State how many lines in the entries below hold the word "contingent", with nothing besides the number.

[Stored items]
*** Begin section ***
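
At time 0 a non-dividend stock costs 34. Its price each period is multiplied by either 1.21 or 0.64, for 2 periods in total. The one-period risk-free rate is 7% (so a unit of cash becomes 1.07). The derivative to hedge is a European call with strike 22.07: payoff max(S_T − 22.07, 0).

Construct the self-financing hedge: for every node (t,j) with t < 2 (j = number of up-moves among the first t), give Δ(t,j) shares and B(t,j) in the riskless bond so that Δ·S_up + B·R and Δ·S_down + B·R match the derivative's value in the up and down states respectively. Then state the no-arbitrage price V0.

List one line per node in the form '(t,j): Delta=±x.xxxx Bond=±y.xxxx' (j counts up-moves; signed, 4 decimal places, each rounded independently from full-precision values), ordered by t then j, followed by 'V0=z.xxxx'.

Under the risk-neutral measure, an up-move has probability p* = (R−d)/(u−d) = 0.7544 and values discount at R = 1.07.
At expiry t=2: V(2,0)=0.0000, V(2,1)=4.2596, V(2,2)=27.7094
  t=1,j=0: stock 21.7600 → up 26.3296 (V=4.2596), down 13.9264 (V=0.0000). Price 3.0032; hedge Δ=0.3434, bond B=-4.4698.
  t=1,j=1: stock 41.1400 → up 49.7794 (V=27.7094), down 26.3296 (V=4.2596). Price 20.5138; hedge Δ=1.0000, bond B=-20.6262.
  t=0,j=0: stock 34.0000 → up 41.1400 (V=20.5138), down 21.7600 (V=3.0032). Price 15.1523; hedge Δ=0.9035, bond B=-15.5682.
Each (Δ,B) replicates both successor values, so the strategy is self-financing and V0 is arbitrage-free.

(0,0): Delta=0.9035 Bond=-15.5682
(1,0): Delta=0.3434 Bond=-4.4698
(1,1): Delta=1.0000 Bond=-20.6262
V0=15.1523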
*** End section ***
*** Begin section ***
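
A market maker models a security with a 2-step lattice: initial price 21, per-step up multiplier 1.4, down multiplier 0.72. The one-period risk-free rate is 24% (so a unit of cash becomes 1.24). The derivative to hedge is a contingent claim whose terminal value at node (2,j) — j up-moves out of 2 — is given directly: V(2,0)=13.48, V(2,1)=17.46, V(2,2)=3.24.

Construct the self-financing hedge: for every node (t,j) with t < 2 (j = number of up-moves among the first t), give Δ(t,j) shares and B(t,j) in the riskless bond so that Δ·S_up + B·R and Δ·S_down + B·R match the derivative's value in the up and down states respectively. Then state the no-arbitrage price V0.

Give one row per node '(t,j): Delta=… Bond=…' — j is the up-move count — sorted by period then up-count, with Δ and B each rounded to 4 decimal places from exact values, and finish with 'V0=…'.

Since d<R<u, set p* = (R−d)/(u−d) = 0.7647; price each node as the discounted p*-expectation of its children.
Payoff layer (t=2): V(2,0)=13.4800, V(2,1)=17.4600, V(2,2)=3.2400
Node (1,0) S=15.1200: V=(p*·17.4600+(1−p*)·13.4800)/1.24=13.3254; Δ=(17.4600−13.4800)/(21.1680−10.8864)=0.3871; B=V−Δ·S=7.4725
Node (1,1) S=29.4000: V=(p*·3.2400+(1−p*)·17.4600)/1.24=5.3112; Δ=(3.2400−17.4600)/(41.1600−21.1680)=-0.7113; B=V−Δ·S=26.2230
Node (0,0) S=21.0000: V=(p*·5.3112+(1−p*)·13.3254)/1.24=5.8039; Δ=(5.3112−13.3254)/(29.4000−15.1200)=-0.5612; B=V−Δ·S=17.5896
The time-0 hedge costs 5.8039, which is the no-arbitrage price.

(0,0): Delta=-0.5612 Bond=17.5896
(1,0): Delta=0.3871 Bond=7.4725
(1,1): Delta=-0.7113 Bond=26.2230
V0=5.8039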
*** End section ***
*** Begin section ***
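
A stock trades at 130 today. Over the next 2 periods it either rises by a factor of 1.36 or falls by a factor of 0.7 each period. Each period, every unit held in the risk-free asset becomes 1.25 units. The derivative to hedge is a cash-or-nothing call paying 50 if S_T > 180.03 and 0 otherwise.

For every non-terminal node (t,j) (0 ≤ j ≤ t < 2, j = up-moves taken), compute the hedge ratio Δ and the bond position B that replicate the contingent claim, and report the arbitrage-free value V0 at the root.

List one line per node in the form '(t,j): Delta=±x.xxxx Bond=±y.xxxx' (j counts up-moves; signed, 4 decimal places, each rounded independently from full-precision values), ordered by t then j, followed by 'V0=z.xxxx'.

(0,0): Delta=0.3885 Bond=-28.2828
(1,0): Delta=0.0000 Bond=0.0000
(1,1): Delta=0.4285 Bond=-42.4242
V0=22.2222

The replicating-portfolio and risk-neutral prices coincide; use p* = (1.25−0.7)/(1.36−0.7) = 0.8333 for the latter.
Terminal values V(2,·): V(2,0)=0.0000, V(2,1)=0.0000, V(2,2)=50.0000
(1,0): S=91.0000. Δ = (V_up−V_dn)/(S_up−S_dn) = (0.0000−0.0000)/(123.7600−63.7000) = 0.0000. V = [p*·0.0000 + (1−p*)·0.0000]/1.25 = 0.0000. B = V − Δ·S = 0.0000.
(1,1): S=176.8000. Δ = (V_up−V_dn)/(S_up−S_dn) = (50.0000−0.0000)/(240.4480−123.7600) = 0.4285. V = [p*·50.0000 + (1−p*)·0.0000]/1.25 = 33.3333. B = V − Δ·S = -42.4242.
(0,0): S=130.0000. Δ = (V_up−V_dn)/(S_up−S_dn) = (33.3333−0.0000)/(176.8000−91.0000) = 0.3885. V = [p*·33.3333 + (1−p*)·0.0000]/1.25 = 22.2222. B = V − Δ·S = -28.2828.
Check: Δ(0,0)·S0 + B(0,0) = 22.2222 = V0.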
*** End section ***
▶ _EXERCISE RESULT_: 2